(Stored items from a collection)

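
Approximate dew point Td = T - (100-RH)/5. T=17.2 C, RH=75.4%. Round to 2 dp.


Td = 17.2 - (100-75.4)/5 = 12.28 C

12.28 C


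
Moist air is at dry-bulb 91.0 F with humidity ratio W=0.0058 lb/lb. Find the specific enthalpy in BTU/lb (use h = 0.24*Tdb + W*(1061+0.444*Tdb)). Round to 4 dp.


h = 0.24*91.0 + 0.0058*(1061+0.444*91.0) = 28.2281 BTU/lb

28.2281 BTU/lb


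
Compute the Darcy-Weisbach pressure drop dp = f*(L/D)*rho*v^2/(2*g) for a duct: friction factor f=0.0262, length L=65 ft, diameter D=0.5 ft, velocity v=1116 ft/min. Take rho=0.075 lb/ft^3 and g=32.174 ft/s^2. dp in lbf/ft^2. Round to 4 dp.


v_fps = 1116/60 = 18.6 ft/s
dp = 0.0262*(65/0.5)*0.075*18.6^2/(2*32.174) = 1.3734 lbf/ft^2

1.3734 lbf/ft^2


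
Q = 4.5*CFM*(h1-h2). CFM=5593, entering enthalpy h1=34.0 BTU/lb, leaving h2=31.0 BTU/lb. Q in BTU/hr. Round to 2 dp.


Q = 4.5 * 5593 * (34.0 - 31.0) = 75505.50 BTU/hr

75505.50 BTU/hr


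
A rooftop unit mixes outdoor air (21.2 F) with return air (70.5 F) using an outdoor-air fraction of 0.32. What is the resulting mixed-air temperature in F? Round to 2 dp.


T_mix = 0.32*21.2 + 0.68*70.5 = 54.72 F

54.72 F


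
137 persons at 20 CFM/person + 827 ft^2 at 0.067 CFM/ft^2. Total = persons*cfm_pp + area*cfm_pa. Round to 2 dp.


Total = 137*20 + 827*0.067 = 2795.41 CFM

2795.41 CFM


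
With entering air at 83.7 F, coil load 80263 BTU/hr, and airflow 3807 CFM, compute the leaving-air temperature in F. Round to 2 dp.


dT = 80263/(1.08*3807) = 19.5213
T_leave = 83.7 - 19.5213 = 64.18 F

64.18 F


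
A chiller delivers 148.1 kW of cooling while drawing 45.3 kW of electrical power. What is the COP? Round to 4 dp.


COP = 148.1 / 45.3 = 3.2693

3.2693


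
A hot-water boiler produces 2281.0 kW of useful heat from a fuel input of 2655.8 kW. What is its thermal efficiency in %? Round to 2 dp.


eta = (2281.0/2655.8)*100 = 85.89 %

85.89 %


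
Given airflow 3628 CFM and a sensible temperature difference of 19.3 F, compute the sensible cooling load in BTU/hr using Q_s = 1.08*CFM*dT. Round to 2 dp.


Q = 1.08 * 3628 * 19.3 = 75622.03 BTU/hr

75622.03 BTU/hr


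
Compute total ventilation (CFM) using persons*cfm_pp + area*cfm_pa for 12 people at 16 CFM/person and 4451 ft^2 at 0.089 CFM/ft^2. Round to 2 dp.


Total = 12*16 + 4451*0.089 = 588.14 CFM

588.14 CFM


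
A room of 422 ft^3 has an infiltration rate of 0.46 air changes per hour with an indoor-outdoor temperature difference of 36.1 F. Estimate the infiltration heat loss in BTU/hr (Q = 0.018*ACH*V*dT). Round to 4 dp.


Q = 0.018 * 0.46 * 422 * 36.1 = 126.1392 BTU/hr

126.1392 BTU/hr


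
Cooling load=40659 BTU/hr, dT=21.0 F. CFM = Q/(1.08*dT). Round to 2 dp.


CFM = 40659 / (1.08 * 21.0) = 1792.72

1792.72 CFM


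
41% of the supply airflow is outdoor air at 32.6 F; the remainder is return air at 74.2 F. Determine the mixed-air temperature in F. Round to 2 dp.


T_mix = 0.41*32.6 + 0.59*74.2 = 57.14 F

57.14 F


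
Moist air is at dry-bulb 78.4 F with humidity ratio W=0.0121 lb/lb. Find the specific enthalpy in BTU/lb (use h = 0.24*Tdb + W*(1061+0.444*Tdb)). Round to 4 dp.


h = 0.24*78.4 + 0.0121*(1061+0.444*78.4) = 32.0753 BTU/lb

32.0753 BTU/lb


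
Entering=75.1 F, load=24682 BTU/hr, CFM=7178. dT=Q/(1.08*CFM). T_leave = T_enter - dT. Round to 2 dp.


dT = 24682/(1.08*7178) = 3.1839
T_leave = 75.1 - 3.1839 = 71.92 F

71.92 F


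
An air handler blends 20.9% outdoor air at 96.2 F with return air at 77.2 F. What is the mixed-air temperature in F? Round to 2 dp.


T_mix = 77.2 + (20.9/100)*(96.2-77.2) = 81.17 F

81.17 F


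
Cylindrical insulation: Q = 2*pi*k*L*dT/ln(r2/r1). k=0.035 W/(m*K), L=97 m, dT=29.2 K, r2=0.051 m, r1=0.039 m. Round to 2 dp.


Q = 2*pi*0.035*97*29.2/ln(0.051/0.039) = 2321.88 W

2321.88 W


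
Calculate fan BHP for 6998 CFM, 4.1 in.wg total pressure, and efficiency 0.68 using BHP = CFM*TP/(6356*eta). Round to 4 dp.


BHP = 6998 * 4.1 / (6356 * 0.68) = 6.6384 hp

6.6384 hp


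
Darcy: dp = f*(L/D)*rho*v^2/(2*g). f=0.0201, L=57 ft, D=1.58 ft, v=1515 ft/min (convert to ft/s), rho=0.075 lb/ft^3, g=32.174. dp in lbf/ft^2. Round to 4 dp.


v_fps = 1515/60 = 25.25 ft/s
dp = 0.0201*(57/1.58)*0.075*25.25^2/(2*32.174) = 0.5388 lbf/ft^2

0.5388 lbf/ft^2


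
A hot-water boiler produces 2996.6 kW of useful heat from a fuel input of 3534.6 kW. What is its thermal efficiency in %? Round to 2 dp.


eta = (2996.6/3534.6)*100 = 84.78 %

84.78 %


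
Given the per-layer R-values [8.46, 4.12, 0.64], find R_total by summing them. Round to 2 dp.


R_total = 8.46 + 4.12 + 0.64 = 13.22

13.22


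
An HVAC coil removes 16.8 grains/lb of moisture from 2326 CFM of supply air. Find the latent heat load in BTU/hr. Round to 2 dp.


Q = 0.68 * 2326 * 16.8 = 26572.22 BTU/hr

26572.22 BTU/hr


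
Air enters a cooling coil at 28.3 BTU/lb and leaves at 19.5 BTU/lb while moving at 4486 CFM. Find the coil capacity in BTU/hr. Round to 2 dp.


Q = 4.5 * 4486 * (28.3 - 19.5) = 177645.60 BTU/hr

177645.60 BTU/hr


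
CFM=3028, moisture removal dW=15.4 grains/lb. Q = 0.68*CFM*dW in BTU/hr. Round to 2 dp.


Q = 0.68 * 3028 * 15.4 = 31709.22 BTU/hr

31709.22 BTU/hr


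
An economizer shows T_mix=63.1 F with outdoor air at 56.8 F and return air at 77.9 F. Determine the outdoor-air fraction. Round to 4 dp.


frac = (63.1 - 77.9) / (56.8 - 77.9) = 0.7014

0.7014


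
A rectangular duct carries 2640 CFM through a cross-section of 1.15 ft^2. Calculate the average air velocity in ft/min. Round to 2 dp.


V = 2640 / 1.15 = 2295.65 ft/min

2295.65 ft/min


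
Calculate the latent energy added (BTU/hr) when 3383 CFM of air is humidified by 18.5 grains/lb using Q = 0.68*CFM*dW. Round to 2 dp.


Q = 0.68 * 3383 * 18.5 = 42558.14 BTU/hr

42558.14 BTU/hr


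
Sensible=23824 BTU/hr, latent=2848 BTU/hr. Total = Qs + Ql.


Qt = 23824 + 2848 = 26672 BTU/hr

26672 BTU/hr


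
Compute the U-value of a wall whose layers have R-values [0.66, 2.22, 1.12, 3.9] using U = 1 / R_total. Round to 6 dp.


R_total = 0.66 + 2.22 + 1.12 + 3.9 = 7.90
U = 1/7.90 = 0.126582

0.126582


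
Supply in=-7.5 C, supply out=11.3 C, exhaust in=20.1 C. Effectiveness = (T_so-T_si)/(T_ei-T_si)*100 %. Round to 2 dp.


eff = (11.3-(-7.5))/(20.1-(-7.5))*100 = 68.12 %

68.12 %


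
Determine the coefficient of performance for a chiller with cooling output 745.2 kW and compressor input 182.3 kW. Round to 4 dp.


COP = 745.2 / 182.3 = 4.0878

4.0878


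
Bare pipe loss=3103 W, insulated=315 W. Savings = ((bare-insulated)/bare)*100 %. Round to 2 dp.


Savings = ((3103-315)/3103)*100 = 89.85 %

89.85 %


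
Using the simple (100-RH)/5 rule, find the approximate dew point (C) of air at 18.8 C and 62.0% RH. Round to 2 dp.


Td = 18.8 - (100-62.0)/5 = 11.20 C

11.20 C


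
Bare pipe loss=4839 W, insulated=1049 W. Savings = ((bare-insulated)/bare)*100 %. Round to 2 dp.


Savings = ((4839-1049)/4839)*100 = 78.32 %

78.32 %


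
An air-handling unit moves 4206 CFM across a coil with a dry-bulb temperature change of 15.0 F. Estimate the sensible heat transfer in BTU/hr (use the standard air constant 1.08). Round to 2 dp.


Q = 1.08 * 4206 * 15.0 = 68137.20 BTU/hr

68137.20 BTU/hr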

DIRECTIONS FOR THIS TASK: Look above for the line containing "Using the simple", then transcribe it and all lines after it through the last, exactly and with nothing else.

RESULT OF THE EXERCISE:
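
Using the simple (100-RH)/5 rule, find the approximate dew point (C) of air at 18.8 C and 62.0% RH. Round to 2 dp.


Td = 18.8 - (100-62.0)/5 = 11.20 C

11.20 C


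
Bare pipe loss=4839 W, insulated=1049 W. Savings = ((bare-insulated)/bare)*100 %. Round to 2 dp.


Savings = ((4839-1049)/4839)*100 = 78.32 %

78.32 %


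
An air-handling unit moves 4206 CFM across a coil with a dry-bulb temperature change of 15.0 F. Estimate the sensible heat transfer in BTU/hr (use the standard air constant 1.08). Round to 2 dp.


Q = 1.08 * 4206 * 15.0 = 68137.20 BTU/hr

68137.20 BTU/hr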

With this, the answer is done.